## TASK PROMPT
In the entries that follow, find the word "following" and report each line it is on.

## INFORMATION
= = = =

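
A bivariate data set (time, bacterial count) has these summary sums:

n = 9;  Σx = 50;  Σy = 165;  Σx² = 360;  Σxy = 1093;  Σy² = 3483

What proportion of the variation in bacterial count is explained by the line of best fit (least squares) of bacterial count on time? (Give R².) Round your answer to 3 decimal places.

Sxx = Σx² − (Σx)²/n = 360 − 277.777778 = 82.222222
Sxy = Σxy − (Σx)(Σy)/n = 1093 − 916.666667 = 176.333333
Syy = Σy² − (Σy)²/n = 3483 − 3025 = 458
R² = Sxy²/(Sxx·Syy) = (176.333333)²/(82.222222·458) = 0.825685

0.826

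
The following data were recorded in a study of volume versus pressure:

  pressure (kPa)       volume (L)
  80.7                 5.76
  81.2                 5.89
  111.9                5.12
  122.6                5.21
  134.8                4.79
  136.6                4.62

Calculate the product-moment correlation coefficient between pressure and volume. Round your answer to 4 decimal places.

-0.9712

n = 6, Σx = 667.8, Σy = 31.39, Σxy = 3431.558, Σx² = 77488.9, Σy² = 165.5167
Sxx = Σx² − (Σx)²/n = 77488.9 − 74326.14 = 3162.76
Sxy = Σxy − (Σx)(Σy)/n = 3431.558 − 3493.707 = -62.149
Syy = Σy² − (Σy)²/n = 165.5167 − 164.222017 = 1.294683
r = Sxy/√(Sxx·Syy) = -62.149/√(4094.772659) = -62.149/63.990411 = -0.971224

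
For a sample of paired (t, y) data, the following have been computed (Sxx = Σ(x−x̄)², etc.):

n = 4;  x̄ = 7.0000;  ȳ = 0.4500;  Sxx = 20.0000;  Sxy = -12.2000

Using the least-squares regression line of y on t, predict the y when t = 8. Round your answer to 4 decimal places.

-0.1600

b = Sxy/Sxx = -12.2/20 = -0.61
a = ȳ − b·x̄ = 0.45 − (-0.61)·7 = 4.72
ŷ(8) = a + b·8 = 4.72 + (-0.61)·8 = -0.16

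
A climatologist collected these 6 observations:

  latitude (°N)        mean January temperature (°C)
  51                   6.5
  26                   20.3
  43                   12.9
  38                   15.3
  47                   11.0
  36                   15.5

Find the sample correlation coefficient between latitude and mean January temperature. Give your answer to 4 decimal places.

-0.9792

n = 6, Σx = 241, Σy = 81.5, Σxy = 3070.4, Σx² = 10075, Σy² = 1216.09
Sxx = Σx² − (Σx)²/n = 10075 − 9680.166667 = 394.833333
Sxy = Σxy − (Σx)(Σy)/n = 3070.4 − 3273.583333 = -203.183333
Syy = Σy² − (Σy)²/n = 1216.09 − 1107.041667 = 109.048333
r = Sxy/√(Sxx·Syy) = -203.183333/√(43055.916944) = -203.183333/207.499197 = -0.979201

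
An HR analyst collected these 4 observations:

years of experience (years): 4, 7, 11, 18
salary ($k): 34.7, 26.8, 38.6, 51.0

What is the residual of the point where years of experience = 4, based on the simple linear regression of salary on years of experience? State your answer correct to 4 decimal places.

5.5432

n = 4, Σx = 40, Σy = 151.1, Σxy = 1669, Σx² = 510
Sxx = Σx² − (Σx)²/n = 510 − 400 = 110
Sxy = Σxy − (Σx)(Σy)/n = 1669 − 1511 = 158
b = Sxy/Sxx = 158/110 = 1.436364
a = ȳ − b·x̄ = 37.775 − 1.436364·10 = 23.411364
ŷ(4) = 23.411364 + 1.436364·4 = 29.156818
residual = y − ŷ = 34.7 − 29.156818 = 5.543182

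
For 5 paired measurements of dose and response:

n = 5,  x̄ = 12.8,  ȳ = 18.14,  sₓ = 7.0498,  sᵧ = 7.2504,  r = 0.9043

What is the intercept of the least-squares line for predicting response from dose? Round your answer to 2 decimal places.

b = r · sᵧ/sₓ = 0.9043 · 7.2504/7.0498 = 0.930032
a = ȳ − b·x̄ = 18.14 − 0.930032·12.8 = 6.235596

6.24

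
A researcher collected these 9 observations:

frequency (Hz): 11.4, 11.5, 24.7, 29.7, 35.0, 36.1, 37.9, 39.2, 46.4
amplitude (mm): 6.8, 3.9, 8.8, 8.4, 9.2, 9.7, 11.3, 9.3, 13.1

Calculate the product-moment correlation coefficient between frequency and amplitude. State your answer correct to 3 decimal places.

0.906

n = 9, Σx = 271.9, Σy = 80.5, Σxy = 2662.05, Σx² = 9408.61, Σy² = 773.97
Sxx = Σx² − (Σx)²/n = 9408.61 − 8214.401111 = 1194.208889
Sxy = Σxy − (Σx)(Σy)/n = 2662.05 − 2431.994444 = 230.055556
Syy = Σy² − (Σy)²/n = 773.97 − 720.027778 = 53.942222
r = Sxy/√(Sxx·Syy) = 230.055556/√(64418.281264) = 230.055556/253.807567 = 0.906417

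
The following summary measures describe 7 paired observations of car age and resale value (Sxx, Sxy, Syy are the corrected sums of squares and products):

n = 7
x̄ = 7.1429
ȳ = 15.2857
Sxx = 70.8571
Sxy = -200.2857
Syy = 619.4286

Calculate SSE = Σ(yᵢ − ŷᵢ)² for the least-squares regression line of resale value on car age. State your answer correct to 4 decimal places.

53.2982

b = Sxy/Sxx = -200.2857/70.8571 = -2.826614
SSE = Syy − b·Sxy = 619.4286 − (-2.826614)·(-200.2857) = 53.298154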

= = = =

## RESPONSE BOX
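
The following data were recorded in a study of volume versus pressure:
For a sample of paired (t, y) data, the following have been computed (Sxx = Σ(x−x̄)², etc.):
The following summary measures describe 7 paired observations of car age and resale value (Sxx, Sxy, Syy are the corrected sums of squares and products):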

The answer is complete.